WHAT IS EXPECTED » Could you set down every record exactly as it appears?

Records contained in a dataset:
--------------------------------

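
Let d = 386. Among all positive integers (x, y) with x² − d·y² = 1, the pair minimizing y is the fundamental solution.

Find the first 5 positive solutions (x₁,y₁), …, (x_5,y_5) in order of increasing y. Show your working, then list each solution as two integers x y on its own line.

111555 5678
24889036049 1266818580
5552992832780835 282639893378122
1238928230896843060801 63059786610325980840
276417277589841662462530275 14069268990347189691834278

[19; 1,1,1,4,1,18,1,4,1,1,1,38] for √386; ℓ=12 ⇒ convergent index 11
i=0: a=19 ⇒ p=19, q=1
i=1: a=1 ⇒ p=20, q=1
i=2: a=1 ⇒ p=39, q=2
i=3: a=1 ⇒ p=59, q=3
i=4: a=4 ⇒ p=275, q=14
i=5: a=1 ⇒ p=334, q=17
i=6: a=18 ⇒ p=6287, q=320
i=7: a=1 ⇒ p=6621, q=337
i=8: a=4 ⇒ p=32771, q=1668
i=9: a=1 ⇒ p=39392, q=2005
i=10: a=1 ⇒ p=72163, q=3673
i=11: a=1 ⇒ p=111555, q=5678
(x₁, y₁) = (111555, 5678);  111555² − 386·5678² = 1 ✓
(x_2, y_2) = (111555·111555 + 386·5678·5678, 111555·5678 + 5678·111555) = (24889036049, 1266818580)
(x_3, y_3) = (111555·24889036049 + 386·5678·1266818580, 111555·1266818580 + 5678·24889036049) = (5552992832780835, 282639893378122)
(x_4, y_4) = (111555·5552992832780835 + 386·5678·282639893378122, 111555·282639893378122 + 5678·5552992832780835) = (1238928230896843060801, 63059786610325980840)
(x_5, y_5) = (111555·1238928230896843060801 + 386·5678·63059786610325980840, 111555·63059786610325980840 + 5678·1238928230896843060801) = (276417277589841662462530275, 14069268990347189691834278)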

--------------------------------

WRITTEN ANSWER »
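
Let d = 386. Among all positive integers (x, y) with x² − d·y² = 1, the pair minimizing y is the fundamental solution.

Find the first 5 positive solutions (x₁,y₁), …, (x_5,y_5) in order of increasing y. Show your working, then list each solution as two integers x y on its own line.

111555 5678
24889036049 1266818580
5552992832780835 282639893378122
1238928230896843060801 63059786610325980840
276417277589841662462530275 14069268990347189691834278

[19; 1,1,1,4,1,18,1,4,1,1,1,38] for √386; ℓ=12 ⇒ convergent index 11
i=0: a=19 ⇒ p=19, q=1
i=1: a=1 ⇒ p=20, q=1
i=2: a=1 ⇒ p=39, q=2
i=3: a=1 ⇒ p=59, q=3
i=4: a=4 ⇒ p=275, q=14
i=5: a=1 ⇒ p=334, q=17
i=6: a=18 ⇒ p=6287, q=320
i=7: a=1 ⇒ p=6621, q=337
i=8: a=4 ⇒ p=32771, q=1668
i=9: a=1 ⇒ p=39392, q=2005
i=10: a=1 ⇒ p=72163, q=3673
i=11: a=1 ⇒ p=111555, q=5678
(x₁, y₁) = (111555, 5678);  111555² − 386·5678² = 1 ✓
(x_2, y_2) = (111555·111555 + 386·5678·5678, 111555·5678 + 5678·111555) = (24889036049, 1266818580)
(x_3, y_3) = (111555·24889036049 + 386·5678·1266818580, 111555·1266818580 + 5678·24889036049) = (5552992832780835, 282639893378122)
(x_4, y_4) = (111555·5552992832780835 + 386·5678·282639893378122, 111555·282639893378122 + 5678·5552992832780835) = (1238928230896843060801, 63059786610325980840)
(x_5, y_5) = (111555·1238928230896843060801 + 386·5678·63059786610325980840, 111555·63059786610325980840 + 5678·1238928230896843060801) = (276417277589841662462530275, 14069268990347189691834278)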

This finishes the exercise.